Your task: The first line of the entries through the line bearing "Answer: $-4727$": copy these lines exactly and return nothing else.

Stored data entries:
▼
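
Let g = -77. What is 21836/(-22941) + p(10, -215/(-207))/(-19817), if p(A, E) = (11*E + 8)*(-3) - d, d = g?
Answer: -524343800/550331649 ≈ -0.95278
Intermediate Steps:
d = -77
p(A, E) = 53 - 33*E (p(A, E) = (11*E + 8)*(-3) - 1*(-77) = (8 + 11*E)*(-3) + 77 = (-24 - 33*E) + 77 = 53 - 33*E)
21836/(-22941) + p(10, -215/(-207))/(-19817) = 21836/(-22941) + (53 - (-7095)/(-207))/(-19817) = 21836*(-1/22941) + (53 - (-7095)*(-1)/207)*(-1/19817) = -21836/22941 + (53 - 33*215/207)*(-1/19817) = -21836/22941 + (53 - 2365/69)*(-1/19817) = -21836/22941 + (1292/69)*(-1/19817) = -21836/22941 - 68/71967 = -524343800/550331649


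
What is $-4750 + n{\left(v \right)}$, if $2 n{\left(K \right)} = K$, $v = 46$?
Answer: $-4727$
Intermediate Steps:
$n{\left(K \right)} = \frac{K}{2}$
$-4750 + n{\left(v \right)} = -4750 + \frac{1}{2} \cdot 46 = -4750 + 23 = -4727$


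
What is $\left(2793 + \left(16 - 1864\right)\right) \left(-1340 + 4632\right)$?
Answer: $3110940$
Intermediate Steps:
$\left(2793 + \left(16 - 1864\right)\right) \left(-1340 + 4632\right) = \left(2793 - 1848\right) 3292 = 945 \cdot 3292 = 3110940$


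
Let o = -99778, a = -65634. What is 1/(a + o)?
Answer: -1/165412 ≈ -6.0455e-6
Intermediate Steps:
1/(a + o) = 1/(-65634 - 99778) = 1/(-165412) = -1/165412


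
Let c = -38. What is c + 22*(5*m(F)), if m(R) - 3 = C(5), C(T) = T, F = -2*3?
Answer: 842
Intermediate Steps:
F = -6
m(R) = 8 (m(R) = 3 + 5 = 8)
c + 22*(5*m(F)) = -38 + 22*(5*8) = -38 + 22*40 = -38 + 880 = 842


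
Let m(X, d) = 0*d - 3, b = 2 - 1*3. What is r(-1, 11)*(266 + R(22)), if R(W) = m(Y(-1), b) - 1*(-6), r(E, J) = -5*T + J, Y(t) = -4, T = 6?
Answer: -5111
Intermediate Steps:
r(E, J) = -30 + J (r(E, J) = -5*6 + J = -30 + J)
b = -1 (b = 2 - 3 = -1)
m(X, d) = -3 (m(X, d) = 0 - 3 = -3)
R(W) = 3 (R(W) = -3 - 1*(-6) = -3 + 6 = 3)
r(-1, 11)*(266 + R(22)) = (-30 + 11)*(266 + 3) = -19*269 = -5111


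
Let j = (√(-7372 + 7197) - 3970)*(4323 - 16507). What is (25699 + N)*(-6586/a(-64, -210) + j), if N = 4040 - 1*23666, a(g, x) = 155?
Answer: 45531818384422/155 - 369967160*I*√7 ≈ 2.9375e+11 - 9.7884e+8*I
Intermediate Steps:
N = -19626 (N = 4040 - 23666 = -19626)
j = 48370480 - 60920*I*√7 (j = (√(-175) - 3970)*(-12184) = (5*I*√7 - 3970)*(-12184) = (-3970 + 5*I*√7)*(-12184) = 48370480 - 60920*I*√7 ≈ 4.837e+7 - 1.6118e+5*I)
(25699 + N)*(-6586/a(-64, -210) + j) = (25699 - 19626)*(-6586/155 + (48370480 - 60920*I*√7)) = 6073*(-6586*1/155 + (48370480 - 60920*I*√7)) = 6073*(-6586/155 + (48370480 - 60920*I*√7)) = 6073*(7497417814/155 - 60920*I*√7) = 45531818384422/155 - 369967160*I*√7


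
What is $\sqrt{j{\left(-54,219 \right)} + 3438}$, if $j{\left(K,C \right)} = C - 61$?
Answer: $2 \sqrt{899} \approx 59.967$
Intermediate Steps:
$j{\left(K,C \right)} = -61 + C$
$\sqrt{j{\left(-54,219 \right)} + 3438} = \sqrt{\left(-61 + 219\right) + 3438} = \sqrt{158 + 3438} = \sqrt{3596} = 2 \sqrt{899}$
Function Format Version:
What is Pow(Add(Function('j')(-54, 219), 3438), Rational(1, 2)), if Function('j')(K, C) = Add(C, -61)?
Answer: Mul(2, Pow(899, Rational(1, 2))) ≈ 59.967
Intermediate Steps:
Function('j')(K, C) = Add(-61, C)
Pow(Add(Function('j')(-54, 219), 3438), Rational(1, 2)) = Pow(Add(Add(-61, 219), 3438), Rational(1, 2)) = Pow(Add(158, 3438), Rational(1, 2)) = Pow(3596, Rational(1, 2)) = Mul(2, Pow(899, Rational(1, 2)))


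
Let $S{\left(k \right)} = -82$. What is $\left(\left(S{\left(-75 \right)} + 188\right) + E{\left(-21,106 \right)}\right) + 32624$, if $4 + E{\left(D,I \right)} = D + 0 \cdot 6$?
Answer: $32705$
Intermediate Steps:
$E{\left(D,I \right)} = -4 + D$ ($E{\left(D,I \right)} = -4 + \left(D + 0 \cdot 6\right) = -4 + \left(D + 0\right) = -4 + D$)
$\left(\left(S{\left(-75 \right)} + 188\right) + E{\left(-21,106 \right)}\right) + 32624 = \left(\left(-82 + 188\right) - 25\right) + 32624 = \left(106 - 25\right) + 32624 = 81 + 32624 = 32705$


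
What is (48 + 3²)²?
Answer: 3249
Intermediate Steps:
(48 + 3²)² = (48 + 9)² = 57² = 3249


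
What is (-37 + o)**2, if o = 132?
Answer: 9025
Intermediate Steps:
(-37 + o)**2 = (-37 + 132)**2 = 95**2 = 9025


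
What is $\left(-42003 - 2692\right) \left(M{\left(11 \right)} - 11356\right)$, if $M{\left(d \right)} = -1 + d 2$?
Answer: $506617825$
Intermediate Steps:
$M{\left(d \right)} = -1 + 2 d$
$\left(-42003 - 2692\right) \left(M{\left(11 \right)} - 11356\right) = \left(-42003 - 2692\right) \left(\left(-1 + 2 \cdot 11\right) - 11356\right) = - 44695 \left(\left(-1 + 22\right) - 11356\right) = - 44695 \left(21 - 11356\right) = \left(-44695\right) \left(-11335\right) = 506617825$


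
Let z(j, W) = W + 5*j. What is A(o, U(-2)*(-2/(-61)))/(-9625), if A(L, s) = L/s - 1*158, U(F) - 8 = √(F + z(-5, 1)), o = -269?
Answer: 5704/61875 - 16409*I*√26/1732500 ≈ 0.092186 - 0.048294*I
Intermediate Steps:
U(F) = 8 + √(-24 + F) (U(F) = 8 + √(F + (1 + 5*(-5))) = 8 + √(F + (1 - 25)) = 8 + √(F - 24) = 8 + √(-24 + F))
A(L, s) = -158 + L/s (A(L, s) = L/s - 158 = -158 + L/s)
A(o, U(-2)*(-2/(-61)))/(-9625) = (-158 - 269*61/(2*(8 + √(-24 - 2))))/(-9625) = (-158 - 269*61/(2*(8 + √(-26))))*(-1/9625) = (-158 - 269*61/(2*(8 + I*√26)))*(-1/9625) = (-158 - 269/(16/61 + 2*I*√26/61))*(-1/9625) = 158/9625 + 269/(9625*(16/61 + 2*I*√26/61))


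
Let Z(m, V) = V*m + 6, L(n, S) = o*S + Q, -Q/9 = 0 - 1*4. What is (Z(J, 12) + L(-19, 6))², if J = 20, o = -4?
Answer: 66564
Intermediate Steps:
Q = 36 (Q = -9*(0 - 1*4) = -9*(0 - 4) = -9*(-4) = 36)
L(n, S) = 36 - 4*S (L(n, S) = -4*S + 36 = 36 - 4*S)
Z(m, V) = 6 + V*m
(Z(J, 12) + L(-19, 6))² = ((6 + 12*20) + (36 - 4*6))² = ((6 + 240) + (36 - 24))² = (246 + 12)² = 258² = 66564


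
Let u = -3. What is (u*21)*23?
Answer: -1449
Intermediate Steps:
(u*21)*23 = -3*21*23 = -63*23 = -1449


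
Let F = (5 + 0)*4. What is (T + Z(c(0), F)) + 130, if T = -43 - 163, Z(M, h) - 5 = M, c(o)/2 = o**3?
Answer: -71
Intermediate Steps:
c(o) = 2*o**3
F = 20 (F = 5*4 = 20)
Z(M, h) = 5 + M
T = -206
(T + Z(c(0), F)) + 130 = (-206 + (5 + 2*0**3)) + 130 = (-206 + (5 + 2*0)) + 130 = (-206 + (5 + 0)) + 130 = (-206 + 5) + 130 = -201 + 130 = -71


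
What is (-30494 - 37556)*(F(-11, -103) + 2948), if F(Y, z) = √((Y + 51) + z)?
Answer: -200611400 - 204150*I*√7 ≈ -2.0061e+8 - 5.4013e+5*I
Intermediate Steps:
F(Y, z) = √(51 + Y + z) (F(Y, z) = √((51 + Y) + z) = √(51 + Y + z))
(-30494 - 37556)*(F(-11, -103) + 2948) = (-30494 - 37556)*(√(51 - 11 - 103) + 2948) = -68050*(√(-63) + 2948) = -68050*(3*I*√7 + 2948) = -68050*(2948 + 3*I*√7) = -200611400 - 204150*I*√7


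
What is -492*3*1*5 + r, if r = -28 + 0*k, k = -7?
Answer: -7408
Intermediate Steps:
r = -28 (r = -28 + 0*(-7) = -28 + 0 = -28)
-492*3*1*5 + r = -492*3*1*5 - 28 = -1476*5 - 28 = -492*15 - 28 = -7380 - 28 = -7408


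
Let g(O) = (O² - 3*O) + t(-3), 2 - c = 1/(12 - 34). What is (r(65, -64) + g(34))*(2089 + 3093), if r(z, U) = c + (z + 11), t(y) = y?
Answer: 64357849/11 ≈ 5.8507e+6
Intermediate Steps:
c = 45/22 (c = 2 - 1/(12 - 34) = 2 - 1/(-22) = 2 - 1*(-1/22) = 2 + 1/22 = 45/22 ≈ 2.0455)
r(z, U) = 287/22 + z (r(z, U) = 45/22 + (z + 11) = 45/22 + (11 + z) = 287/22 + z)
g(O) = -3 + O² - 3*O (g(O) = (O² - 3*O) - 3 = -3 + O² - 3*O)
(r(65, -64) + g(34))*(2089 + 3093) = ((287/22 + 65) + (-3 + 34² - 3*34))*(2089 + 3093) = (1717/22 + (-3 + 1156 - 102))*5182 = (1717/22 + 1051)*5182 = (24839/22)*5182 = 64357849/11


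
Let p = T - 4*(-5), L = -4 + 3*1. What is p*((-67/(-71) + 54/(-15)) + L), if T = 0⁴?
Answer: -5192/71 ≈ -73.127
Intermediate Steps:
T = 0
L = -1 (L = -4 + 3 = -1)
p = 20 (p = 0 - 4*(-5) = 0 + 20 = 20)
p*((-67/(-71) + 54/(-15)) + L) = 20*((-67/(-71) + 54/(-15)) - 1) = 20*((-67*(-1/71) + 54*(-1/15)) - 1) = 20*((67/71 - 18/5) - 1) = 20*(-943/355 - 1) = 20*(-1298/355) = -5192/71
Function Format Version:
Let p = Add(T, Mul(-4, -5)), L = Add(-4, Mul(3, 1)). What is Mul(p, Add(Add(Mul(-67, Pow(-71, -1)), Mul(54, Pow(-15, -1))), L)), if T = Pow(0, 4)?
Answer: Rational(-5192, 71) ≈ -73.127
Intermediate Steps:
T = 0
L = -1 (L = Add(-4, 3) = -1)
p = 20 (p = Add(0, Mul(-4, -5)) = Add(0, 20) = 20)
Mul(p, Add(Add(Mul(-67, Pow(-71, -1)), Mul(54, Pow(-15, -1))), L)) = Mul(20, Add(Add(Mul(-67, Pow(-71, -1)), Mul(54, Pow(-15, -1))), -1)) = Mul(20, Add(Add(Mul(-67, Rational(-1, 71)), Mul(54, Rational(-1, 15))), -1)) = Mul(20, Add(Add(Rational(67, 71), Rational(-18, 5)), -1)) = Mul(20, Add(Rational(-943, 355), -1)) = Mul(20, Rational(-1298, 355)) = Rational(-5192, 71)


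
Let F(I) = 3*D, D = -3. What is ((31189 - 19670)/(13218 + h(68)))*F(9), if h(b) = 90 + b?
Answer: -103671/13376 ≈ -7.7505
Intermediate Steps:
F(I) = -9 (F(I) = 3*(-3) = -9)
((31189 - 19670)/(13218 + h(68)))*F(9) = ((31189 - 19670)/(13218 + (90 + 68)))*(-9) = (11519/(13218 + 158))*(-9) = (11519/13376)*(-9) = -103671/13376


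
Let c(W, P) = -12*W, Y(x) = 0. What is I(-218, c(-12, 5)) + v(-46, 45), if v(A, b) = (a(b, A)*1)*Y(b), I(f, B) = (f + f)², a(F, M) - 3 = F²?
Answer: 190096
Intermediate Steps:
a(F, M) = 3 + F²
I(f, B) = 4*f² (I(f, B) = (2*f)² = 4*f²)
v(A, b) = 0 (v(A, b) = ((3 + b²)*1)*0 = (3 + b²)*0 = 0)
I(-218, c(-12, 5)) + v(-46, 45) = 4*(-218)² + 0 = 4*47524 + 0 = 190096 + 0 = 190096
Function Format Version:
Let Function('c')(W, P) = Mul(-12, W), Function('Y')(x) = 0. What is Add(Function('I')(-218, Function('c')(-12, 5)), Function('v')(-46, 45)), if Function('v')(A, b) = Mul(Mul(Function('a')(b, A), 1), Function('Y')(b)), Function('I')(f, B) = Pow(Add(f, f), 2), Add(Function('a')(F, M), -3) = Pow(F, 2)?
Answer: 190096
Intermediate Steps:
Function('a')(F, M) = Add(3, Pow(F, 2))
Function('I')(f, B) = Mul(4, Pow(f, 2)) (Function('I')(f, B) = Pow(Mul(2, f), 2) = Mul(4, Pow(f, 2)))
Function('v')(A, b) = 0 (Function('v')(A, b) = Mul(Mul(Add(3, Pow(b, 2)), 1), 0) = Mul(Add(3, Pow(b, 2)), 0) = 0)
Add(Function('I')(-218, Function('c')(-12, 5)), Function('v')(-46, 45)) = Add(Mul(4, Pow(-218, 2)), 0) = Add(Mul(4, 47524), 0) = Add(190096, 0) = 190096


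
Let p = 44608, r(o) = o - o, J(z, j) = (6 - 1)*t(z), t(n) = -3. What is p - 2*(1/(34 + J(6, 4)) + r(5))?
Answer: 847550/19 ≈ 44608.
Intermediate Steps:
J(z, j) = -15 (J(z, j) = (6 - 1)*(-3) = 5*(-3) = -15)
r(o) = 0
p - 2*(1/(34 + J(6, 4)) + r(5)) = 44608 - 2*(1/(34 - 15) + 0) = 44608 - 2*(1/19 + 0) = 44608 - 2/19 = 847550/19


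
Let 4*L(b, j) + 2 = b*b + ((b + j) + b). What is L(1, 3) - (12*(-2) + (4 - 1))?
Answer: 22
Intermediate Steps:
L(b, j) = -½ + b/2 + j/4 + b²/4 (L(b, j) = -½ + (b*b + ((b + j) + b))/4 = -½ + (b² + (j + 2*b))/4 = -½ + (j + b² + 2*b)/4 = -½ + (b/2 + j/4 + b²/4) = -½ + b/2 + j/4 + b²/4)
L(1, 3) - (12*(-2) + (4 - 1)) = (-½ + (½)*1 + (¼)*3 + (¼)*1²) - (12*(-2) + (4 - 1)) = (-½ + ½ + ¾ + (¼)*1) - (-24 + 3) = (-½ + ½ + ¾ + ¼) - 1*(-21) = 1 + 21 = 22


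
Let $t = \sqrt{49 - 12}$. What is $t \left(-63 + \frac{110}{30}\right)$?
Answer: $- \frac{178 \sqrt{37}}{3} \approx -360.91$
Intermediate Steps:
$t = \sqrt{37} \approx 6.0828$
$t \left(-63 + \frac{110}{30}\right) = \sqrt{37} \left(-63 + \frac{110}{30}\right) = \sqrt{37} \left(-63 + 110 \cdot \frac{1}{30}\right) = \sqrt{37} \left(-63 + \frac{11}{3}\right) = \sqrt{37} \left(- \frac{178}{3}\right) = - \frac{178 \sqrt{37}}{3}$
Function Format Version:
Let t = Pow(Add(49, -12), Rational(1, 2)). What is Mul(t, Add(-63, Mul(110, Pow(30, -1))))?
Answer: Mul(Rational(-178, 3), Pow(37, Rational(1, 2))) ≈ -360.91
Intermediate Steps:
t = Pow(37, Rational(1, 2)) ≈ 6.0828
Mul(t, Add(-63, Mul(110, Pow(30, -1)))) = Mul(Pow(37, Rational(1, 2)), Add(-63, Mul(110, Pow(30, -1)))) = Mul(Pow(37, Rational(1, 2)), Add(-63, Mul(110, Rational(1, 30)))) = Mul(Pow(37, Rational(1, 2)), Add(-63, Rational(11, 3))) = Mul(Pow(37, Rational(1, 2)), Rational(-178, 3)) = Mul(Rational(-178, 3), Pow(37, Rational(1, 2)))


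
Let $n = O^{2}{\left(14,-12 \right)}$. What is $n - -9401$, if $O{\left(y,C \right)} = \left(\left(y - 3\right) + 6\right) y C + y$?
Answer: $8086365$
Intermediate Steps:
$O{\left(y,C \right)} = y + C y \left(3 + y\right)$ ($O{\left(y,C \right)} = \left(\left(-3 + y\right) + 6\right) y C + y = \left(3 + y\right) y C + y = y \left(3 + y\right) C + y = C y \left(3 + y\right) + y = y + C y \left(3 + y\right)$)
$n = 8076964$ ($n = \left(14 \left(1 + 3 \left(-12\right) - 168\right)\right)^{2} = \left(14 \left(1 - 36 - 168\right)\right)^{2} = \left(14 \left(-203\right)\right)^{2} = \left(-2842\right)^{2} = 8076964$)
$n - -9401 = 8076964 - -9401 = 8076964 + 9401 = 8086365$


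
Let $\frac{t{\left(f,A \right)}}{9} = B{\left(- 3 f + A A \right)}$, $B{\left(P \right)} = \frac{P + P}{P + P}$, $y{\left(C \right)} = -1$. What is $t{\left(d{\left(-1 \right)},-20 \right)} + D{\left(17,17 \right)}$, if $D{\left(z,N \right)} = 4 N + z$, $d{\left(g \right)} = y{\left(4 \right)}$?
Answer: $94$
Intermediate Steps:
$d{\left(g \right)} = -1$
$D{\left(z,N \right)} = z + 4 N$
$B{\left(P \right)} = 1$ ($B{\left(P \right)} = \frac{2 P}{2 P} = 2 P \frac{1}{2 P} = 1$)
$t{\left(f,A \right)} = 9$ ($t{\left(f,A \right)} = 9 \cdot 1 = 9$)
$t{\left(d{\left(-1 \right)},-20 \right)} + D{\left(17,17 \right)} = 9 + \left(17 + 4 \cdot 17\right) = 9 + \left(17 + 68\right) = 9 + 85 = 94$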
▲
Answer to the exercise:
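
Let g = -77. What is 21836/(-22941) + p(10, -215/(-207))/(-19817), if p(A, E) = (11*E + 8)*(-3) - d, d = g?
Answer: -524343800/550331649 ≈ -0.95278
Intermediate Steps:
d = -77
p(A, E) = 53 - 33*E (p(A, E) = (11*E + 8)*(-3) - 1*(-77) = (8 + 11*E)*(-3) + 77 = (-24 - 33*E) + 77 = 53 - 33*E)
21836/(-22941) + p(10, -215/(-207))/(-19817) = 21836/(-22941) + (53 - (-7095)/(-207))/(-19817) = 21836*(-1/22941) + (53 - (-7095)*(-1)/207)*(-1/19817) = -21836/22941 + (53 - 33*215/207)*(-1/19817) = -21836/22941 + (53 - 2365/69)*(-1/19817) = -21836/22941 + (1292/69)*(-1/19817) = -21836/22941 - 68/71967 = -524343800/550331649


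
What is $-4750 + n{\left(v \right)}$, if $2 n{\left(K \right)} = K$, $v = 46$?
Answer: $-4727$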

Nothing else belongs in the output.